» TASK PROMPT
Given the material below, output exactly the lines from the line with "What is the combined payoff across all 10" to the line with "Consider an online", both ends included, and no other lines.

» DATA FOR REVIEW

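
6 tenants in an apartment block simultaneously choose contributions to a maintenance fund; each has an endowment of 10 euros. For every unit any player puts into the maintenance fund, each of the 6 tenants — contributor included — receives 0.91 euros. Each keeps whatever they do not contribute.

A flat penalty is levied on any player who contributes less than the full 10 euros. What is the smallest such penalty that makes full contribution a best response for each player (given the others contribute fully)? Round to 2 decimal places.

Given the others contribute fully, the best deviation is to contribute 0 (any partial contribution still incurs the fine and gives up units whose private return 0.91 is below 1).
Deviating from 10 to 0 saves 10 euros but forfeits the deviator's share of the drop in the maintenance fund: 0.91 × 10 = 9.10.
So the deviation gain is 10 − 9.10 = 0.90, and the fine must be at least 0.90 euros to wipe it out.

0.90 euros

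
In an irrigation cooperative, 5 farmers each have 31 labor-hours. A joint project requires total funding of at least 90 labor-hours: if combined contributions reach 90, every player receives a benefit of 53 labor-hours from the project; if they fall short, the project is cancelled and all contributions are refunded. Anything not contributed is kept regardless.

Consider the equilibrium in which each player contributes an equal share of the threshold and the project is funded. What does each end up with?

66 labor-hours

Equal share of the threshold: 90/5 = 18.
At this profile no one gains by cutting their contribution: any cut drops the total below 90, the project is cancelled, contributions are refunded, and the deviator ends with 31, which is less than 31 − 18 + 53 = 66. Contributing more than 18 just wastes the excess. So contributing exactly 18 is a best response.
Each player's payoff: 31 − 18 + 53 = 66.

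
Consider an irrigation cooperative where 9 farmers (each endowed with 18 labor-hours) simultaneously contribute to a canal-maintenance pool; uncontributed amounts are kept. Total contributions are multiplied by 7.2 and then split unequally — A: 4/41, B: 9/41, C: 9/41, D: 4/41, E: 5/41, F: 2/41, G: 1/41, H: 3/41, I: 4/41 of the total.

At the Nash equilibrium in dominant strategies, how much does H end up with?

36.97 labor-hours

Player j's private return per contributed unit is 7.2 × (j's share). Contributing is weakly dominant for j when that share is at least 1/7.2 = 0.1389, and contributing 0 is dominant otherwise.
B and C clear that bar, contributing 18 each; the remaining 7 contribute 0. Total contributed: 36.
H keeps 18 and receives 7.2 × 36 × 3/41 = 18.97 from the canal-maintenance pool, for a payoff of 36.97.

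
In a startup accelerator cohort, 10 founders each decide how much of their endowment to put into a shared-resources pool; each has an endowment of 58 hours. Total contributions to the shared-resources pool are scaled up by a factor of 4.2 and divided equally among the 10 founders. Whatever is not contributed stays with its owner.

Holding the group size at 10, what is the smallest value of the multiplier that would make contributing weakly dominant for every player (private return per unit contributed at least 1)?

10

A contributed unit returns (multiplier)/10 to its contributor.
This reaches 1 exactly when the multiplier is 10.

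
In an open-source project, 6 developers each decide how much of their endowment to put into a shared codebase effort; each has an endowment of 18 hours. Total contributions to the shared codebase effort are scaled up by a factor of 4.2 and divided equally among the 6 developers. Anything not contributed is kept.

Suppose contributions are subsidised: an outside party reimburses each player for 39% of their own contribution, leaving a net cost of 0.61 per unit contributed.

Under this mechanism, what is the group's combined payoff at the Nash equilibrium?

495.72 hours

Under the mechanism each unit contributed yields (4.2/6) / 0.61 = 1.1475 back to its contributor per unit of net cost, which exceeds 1, making full contribution the dominant choice for everyone.
So the Nash equilibrium is full contribution by all 6; the group earns 6 × (18 × 0.39 + 4.2 × 18) = 495.72.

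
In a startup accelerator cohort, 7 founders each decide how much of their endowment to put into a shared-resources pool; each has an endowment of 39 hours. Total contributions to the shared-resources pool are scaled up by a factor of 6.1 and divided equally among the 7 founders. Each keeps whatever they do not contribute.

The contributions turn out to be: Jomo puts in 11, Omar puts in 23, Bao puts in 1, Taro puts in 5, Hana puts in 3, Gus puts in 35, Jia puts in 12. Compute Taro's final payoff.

112.43 hours

Total contributed: 11 + 23 + 1 + 5 + 3 + 35 + 12 = 90.
Each receives 6.1 × 90 / 7 = 78.43 from the shared-resources pool.
Taro keeps 39 − 5 = 34, so Taro's payoff is 34 + 78.43 = 112.43.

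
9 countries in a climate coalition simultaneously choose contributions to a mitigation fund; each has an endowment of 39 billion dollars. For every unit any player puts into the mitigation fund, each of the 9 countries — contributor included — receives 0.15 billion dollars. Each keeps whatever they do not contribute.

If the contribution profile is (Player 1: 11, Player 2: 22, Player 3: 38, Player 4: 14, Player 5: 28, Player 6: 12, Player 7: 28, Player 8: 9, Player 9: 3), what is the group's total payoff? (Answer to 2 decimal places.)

Total contributed: 11 + 22 + 38 + 14 + 28 + 12 + 28 + 9 + 3 = 165; total kept: 9 × 39 − 165 = 186.
The mitigation fund pays out 0.15 × 9 × 165 = 222.75 in aggregate.
Group total = 186 + 222.75 = 408.75.

408.75 billion dollars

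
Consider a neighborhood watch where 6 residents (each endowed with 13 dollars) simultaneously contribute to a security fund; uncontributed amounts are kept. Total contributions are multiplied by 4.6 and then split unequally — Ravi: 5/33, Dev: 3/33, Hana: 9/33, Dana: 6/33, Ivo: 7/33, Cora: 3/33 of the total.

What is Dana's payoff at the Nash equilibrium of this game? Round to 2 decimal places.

23.87 dollars

A player with share s gets back 4.6·s per unit contributed, so full contribution is dominant for anyone with s > 1/4.6 = 0.2174 and zero contribution is dominant for anyone below.
The only share above 0.2174 is Hana's 9/33, contributing 13; the remaining 5 contribute 0. Total contributed: 13.
Dana keeps 13 and receives 4.6 × 13 × 6/33 = 10.87 from the security fund, for a payoff of 23.87.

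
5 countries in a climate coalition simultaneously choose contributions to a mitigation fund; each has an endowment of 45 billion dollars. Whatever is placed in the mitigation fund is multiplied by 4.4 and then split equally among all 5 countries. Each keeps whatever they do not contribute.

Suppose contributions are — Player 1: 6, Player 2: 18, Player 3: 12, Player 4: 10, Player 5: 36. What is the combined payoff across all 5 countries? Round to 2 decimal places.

503.80 billion dollars

Total contributed: 6 + 18 + 12 + 10 + 36 = 82; total kept: 5 × 45 − 82 = 143.
The mitigation fund pays out 4.4 × 82 = 360.80 in aggregate.
Group total = 143 + 360.80 = 503.80.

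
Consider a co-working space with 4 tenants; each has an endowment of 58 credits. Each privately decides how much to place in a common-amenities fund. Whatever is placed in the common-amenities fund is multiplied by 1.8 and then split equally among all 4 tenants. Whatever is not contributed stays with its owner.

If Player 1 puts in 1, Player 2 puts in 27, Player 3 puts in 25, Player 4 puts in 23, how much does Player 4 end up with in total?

69.20 credits

Total contributed: 1 + 27 + 25 + 23 = 76.
Each receives 1.8 × 76 / 4 = 34.20 from the common-amenities fund.
Player 4 keeps 58 − 23 = 35, so Player 4's payoff is 35 + 34.20 = 69.20.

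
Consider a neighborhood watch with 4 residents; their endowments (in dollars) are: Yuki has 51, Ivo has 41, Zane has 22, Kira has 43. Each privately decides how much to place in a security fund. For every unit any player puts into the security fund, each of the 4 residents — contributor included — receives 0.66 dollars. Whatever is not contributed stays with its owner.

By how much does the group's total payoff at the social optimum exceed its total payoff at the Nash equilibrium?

The private return per contributed unit is 0.66 < 1 for everyone, so the Nash equilibrium is zero contribution and the group total is Σ E_j = 51 + 41 + 22 + 43 = 157.
Each contributed unit returns 2.640 to the group, so the social optimum is full contribution by everyone: group total = 2.640 × 157 = 414.48.
Efficiency loss = (2.640 − 1) × 157 = 257.48.

257.48 dollars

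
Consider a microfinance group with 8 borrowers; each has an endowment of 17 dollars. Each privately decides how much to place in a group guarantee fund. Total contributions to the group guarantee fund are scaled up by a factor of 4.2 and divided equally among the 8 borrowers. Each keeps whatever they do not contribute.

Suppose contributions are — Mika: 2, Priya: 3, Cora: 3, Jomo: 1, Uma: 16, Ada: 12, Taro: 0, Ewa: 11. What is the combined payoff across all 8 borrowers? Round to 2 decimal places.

289.60 dollars

Total contributed: 2 + 3 + 3 + 1 + 16 + 12 + 0 + 11 = 48; total kept: 8 × 17 − 48 = 88.
The group guarantee fund pays out 4.2 × 48 = 201.60 in aggregate.
Group total = 88 + 201.60 = 289.60.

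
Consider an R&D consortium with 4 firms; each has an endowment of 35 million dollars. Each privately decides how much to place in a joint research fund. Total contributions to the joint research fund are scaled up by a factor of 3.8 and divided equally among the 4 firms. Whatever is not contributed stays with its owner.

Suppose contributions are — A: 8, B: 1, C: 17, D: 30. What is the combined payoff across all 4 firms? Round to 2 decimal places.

Total contributed: 8 + 1 + 17 + 30 = 56; total kept: 4 × 35 − 56 = 84.
The joint research fund pays out 3.8 × 56 = 212.80 in aggregate.
Group total = 84 + 212.80 = 296.80.

296.80 million dollars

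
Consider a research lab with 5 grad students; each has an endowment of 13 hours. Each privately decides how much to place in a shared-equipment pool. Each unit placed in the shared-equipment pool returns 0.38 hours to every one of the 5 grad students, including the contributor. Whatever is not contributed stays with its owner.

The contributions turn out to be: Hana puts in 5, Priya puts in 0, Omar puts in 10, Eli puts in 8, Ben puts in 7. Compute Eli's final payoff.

16.40 hours

Total contributed: 5 + 0 + 10 + 8 + 7 = 30.
Each receives 0.38 × 30 = 11.40 from the shared-equipment pool.
Eli keeps 13 − 8 = 5, so Eli's payoff is 5 + 11.40 = 16.40.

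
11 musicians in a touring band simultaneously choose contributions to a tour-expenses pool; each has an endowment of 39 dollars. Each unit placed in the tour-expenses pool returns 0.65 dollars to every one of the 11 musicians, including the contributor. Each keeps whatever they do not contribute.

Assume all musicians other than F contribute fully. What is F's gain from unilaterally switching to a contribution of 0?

13.65 dollars

Switching from a contribution of 39 to 0 lets F keep an extra 39 dollars, but lowers the tour-expenses pool by 39, which costs F their own share of that drop: 0.65 × 39 = 25.35.
Net gain = 39 − 25.35 = 13.65. The private return per contributed unit (0.65) is below 1, so free-riding is indeed the best response regardless of what the others do.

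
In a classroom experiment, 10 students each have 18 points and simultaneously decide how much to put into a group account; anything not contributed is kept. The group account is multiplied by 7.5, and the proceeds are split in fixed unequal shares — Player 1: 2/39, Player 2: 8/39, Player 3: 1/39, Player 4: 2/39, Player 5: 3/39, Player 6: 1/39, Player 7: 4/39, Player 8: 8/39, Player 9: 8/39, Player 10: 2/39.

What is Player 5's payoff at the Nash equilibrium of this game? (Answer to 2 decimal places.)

49.15 points

Player j's private return per contributed unit is 7.5 × (j's share). Contributing is weakly dominant for j when that share is at least 1/7.5 = 0.1333, and contributing 0 is dominant otherwise.
Player 2, Player 8 and Player 9 are above the threshold, contributing 18 each; the remaining 7 contribute 0. Total contributed: 54.
Player 5 keeps 18 and receives 7.5 × 54 × 3/39 = 31.15 from the group account, for a payoff of 49.15.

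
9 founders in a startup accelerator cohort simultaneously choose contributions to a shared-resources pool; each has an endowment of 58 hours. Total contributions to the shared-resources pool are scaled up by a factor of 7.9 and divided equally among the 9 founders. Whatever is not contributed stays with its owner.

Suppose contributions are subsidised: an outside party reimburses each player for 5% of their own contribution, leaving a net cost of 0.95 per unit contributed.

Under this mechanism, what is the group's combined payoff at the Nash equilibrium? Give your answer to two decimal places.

522.00 hours

The effective private return is (7.9/9) / 0.95 = 0.9240, which is still under 1, so the mechanism doesn't change anyone's dominant strategy: zero contribution.
At the Nash equilibrium no one contributes; group total payoff = 9 × 58 = 522.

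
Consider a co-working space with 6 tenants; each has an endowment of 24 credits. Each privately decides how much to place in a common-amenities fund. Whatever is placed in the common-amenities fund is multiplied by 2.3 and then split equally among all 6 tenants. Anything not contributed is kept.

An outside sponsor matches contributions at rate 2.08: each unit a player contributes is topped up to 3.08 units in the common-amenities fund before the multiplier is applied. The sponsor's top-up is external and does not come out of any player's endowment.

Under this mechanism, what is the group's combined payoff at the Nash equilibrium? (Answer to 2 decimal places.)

Under the mechanism each unit contributed yields 2.3 × 3.08 / 6 = 1.1807 back to its contributor per unit of net cost, which exceeds 1, making full contribution the dominant choice for everyone.
So the Nash equilibrium is full contribution by all 6; the group earns 2.3 × 3.08 × 144 = 1020.10.

1020.10 credits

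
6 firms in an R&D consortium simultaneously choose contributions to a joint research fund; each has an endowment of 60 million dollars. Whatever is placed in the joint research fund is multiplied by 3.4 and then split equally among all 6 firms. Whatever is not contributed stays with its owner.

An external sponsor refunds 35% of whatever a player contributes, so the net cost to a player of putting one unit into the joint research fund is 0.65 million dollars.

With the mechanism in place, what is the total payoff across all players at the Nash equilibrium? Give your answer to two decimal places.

With the mechanism, a contributed unit returns (3.4/6) / 0.65 = 0.8718 per unit of net cost — still below 1 — so contributing 0 remains dominant for every player.
Everyone keeps their endowment and the group total is 6 × 60 = 360.

360.00 million dollars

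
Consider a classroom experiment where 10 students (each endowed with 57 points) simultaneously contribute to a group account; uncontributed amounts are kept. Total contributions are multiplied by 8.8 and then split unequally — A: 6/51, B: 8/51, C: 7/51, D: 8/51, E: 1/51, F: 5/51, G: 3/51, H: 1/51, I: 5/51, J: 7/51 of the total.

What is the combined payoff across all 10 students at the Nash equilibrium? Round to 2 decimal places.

Each unit j contributes comes back to j as 8.8 × (j's share), so j prefers to contribute only if that share exceeds 1/8.8 = 0.1136; otherwise keeping the unit dominates.
A, B, C, D and J clear that bar, contributing 57 each; the remaining 5 contribute 0. Total contributed: 285.
The group account pays out 8.8 × 285 = 2508.00 in total (split across the unequal shares, but the aggregate is all that matters for the group sum).
The 5 free-riders keep 57 each, adding 285. Group total = 285 + 2508.00 = 2793.00.

2793.00 points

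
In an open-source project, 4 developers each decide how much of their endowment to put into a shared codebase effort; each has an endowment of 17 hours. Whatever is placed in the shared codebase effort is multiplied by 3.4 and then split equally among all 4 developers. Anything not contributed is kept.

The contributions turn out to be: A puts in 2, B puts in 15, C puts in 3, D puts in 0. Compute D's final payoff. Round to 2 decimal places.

34.00 hours

Total contributed: 2 + 15 + 3 + 0 = 20.
Each receives 3.4 × 20 / 4 = 17.00 from the shared codebase effort.
D keeps 17 − 0 = 17, so D's payoff is 17 + 17.00 = 34.00.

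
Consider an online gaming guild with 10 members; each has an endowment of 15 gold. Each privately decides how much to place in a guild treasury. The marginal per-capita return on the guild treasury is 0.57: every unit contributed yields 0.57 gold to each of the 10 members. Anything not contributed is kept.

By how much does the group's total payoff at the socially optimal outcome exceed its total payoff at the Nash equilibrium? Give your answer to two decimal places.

705.00 gold

The private return per contributed unit is 0.57 < 1, so contributing 0 is dominant for every player. At the Nash equilibrium everyone keeps their 15, and the group total is 10 × 15 = 150.
Each contributed unit returns 5.700 to the group as a whole (0.57 to each of 10 players), which exceeds 1, so the social optimum is full contribution: group total = 5.700 × 150 = 855.00.
Efficiency loss = 855.00 − 150 = 705.00.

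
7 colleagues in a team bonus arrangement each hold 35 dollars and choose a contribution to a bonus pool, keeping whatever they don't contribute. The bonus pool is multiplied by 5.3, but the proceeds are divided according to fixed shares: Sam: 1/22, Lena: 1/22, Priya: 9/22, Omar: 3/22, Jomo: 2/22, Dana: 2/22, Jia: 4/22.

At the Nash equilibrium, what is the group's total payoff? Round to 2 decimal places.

395.50 dollars

Player j's private return per contributed unit is 5.3 × (j's share). Contributing is weakly dominant for j when that share is at least 1/5.3 = 0.1887, and contributing 0 is dominant otherwise.
The only share above 0.1887 is Priya's 9/22, contributing 35; the remaining 6 contribute 0. Total contributed: 35.
The bonus pool pays out 5.3 × 35 = 185.50 in total (split across the unequal shares, but the aggregate is all that matters for the group sum).
The 6 free-riders keep 35 each, adding 210. Group total = 210 + 185.50 = 395.50.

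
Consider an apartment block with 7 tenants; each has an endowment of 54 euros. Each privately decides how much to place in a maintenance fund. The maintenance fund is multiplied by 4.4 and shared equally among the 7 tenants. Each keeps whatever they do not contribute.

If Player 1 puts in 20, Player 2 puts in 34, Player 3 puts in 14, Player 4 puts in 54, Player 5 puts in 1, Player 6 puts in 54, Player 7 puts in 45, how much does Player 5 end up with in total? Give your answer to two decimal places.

Total contributed: 20 + 34 + 14 + 54 + 1 + 54 + 45 = 222.
Each receives 4.4 × 222 / 7 = 139.54 from the maintenance fund.
Player 5 keeps 54 − 1 = 53, so Player 5's payoff is 53 + 139.54 = 192.54.

192.54 euros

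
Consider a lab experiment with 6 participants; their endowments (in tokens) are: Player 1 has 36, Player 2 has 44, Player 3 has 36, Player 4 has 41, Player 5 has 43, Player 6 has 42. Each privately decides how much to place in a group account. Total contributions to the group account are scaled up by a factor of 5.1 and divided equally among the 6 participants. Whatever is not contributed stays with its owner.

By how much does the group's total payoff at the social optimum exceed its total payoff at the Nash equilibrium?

The private return per contributed unit is 5.1/6 = 0.8500 < 1 for every player regardless of endowment, so the Nash equilibrium is zero contribution and the group total is Σ E_j = 36 + 44 + 36 + 41 + 43 + 42 = 242.
Each contributed unit returns 5.100 to the group, so the social optimum is full contribution by everyone: group total = 5.100 × 242 = 1234.20.
Efficiency loss = (5.100 − 1) × 242 = 992.20.

992.20 tokens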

» SOLUTION BELOW
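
What is the combined payoff across all 10 students at the Nash equilibrium? Round to 2 decimal places.

Each unit j contributes comes back to j as 8.8 × (j's share), so j prefers to contribute only if that share exceeds 1/8.8 = 0.1136; otherwise keeping the unit dominates.
A, B, C, D and J clear that bar, contributing 57 each; the remaining 5 contribute 0. Total contributed: 285.
The group account pays out 8.8 × 285 = 2508.00 in total (split across the unequal shares, but the aggregate is all that matters for the group sum).
The 5 free-riders keep 57 each, adding 285. Group total = 285 + 2508.00 = 2793.00.

2793.00 points

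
In an open-source project, 4 developers each decide how much of their endowment to put into a shared codebase effort; each has an endowment of 17 hours. Whatever is placed in the shared codebase effort is multiplied by 3.4 and then split equally among all 4 developers. Anything not contributed is kept.

The contributions turn out to be: A puts in 2, B puts in 15, C puts in 3, D puts in 0. Compute D's final payoff. Round to 2 decimal places.

34.00 hours

Total contributed: 2 + 15 + 3 + 0 = 20.
Each receives 3.4 × 20 / 4 = 17.00 from the shared codebase effort.
D keeps 17 − 0 = 17, so D's payoff is 17 + 17.00 = 34.00.

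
Consider an online gaming guild with 10 members; each has an endowment of 15 gold. Each privately decides how much to place in a guild treasury. The marginal per-capita return on the guild treasury is 0.57: every unit contributed yields 0.57 gold to each of the 10 members. Anything not contributed is kept.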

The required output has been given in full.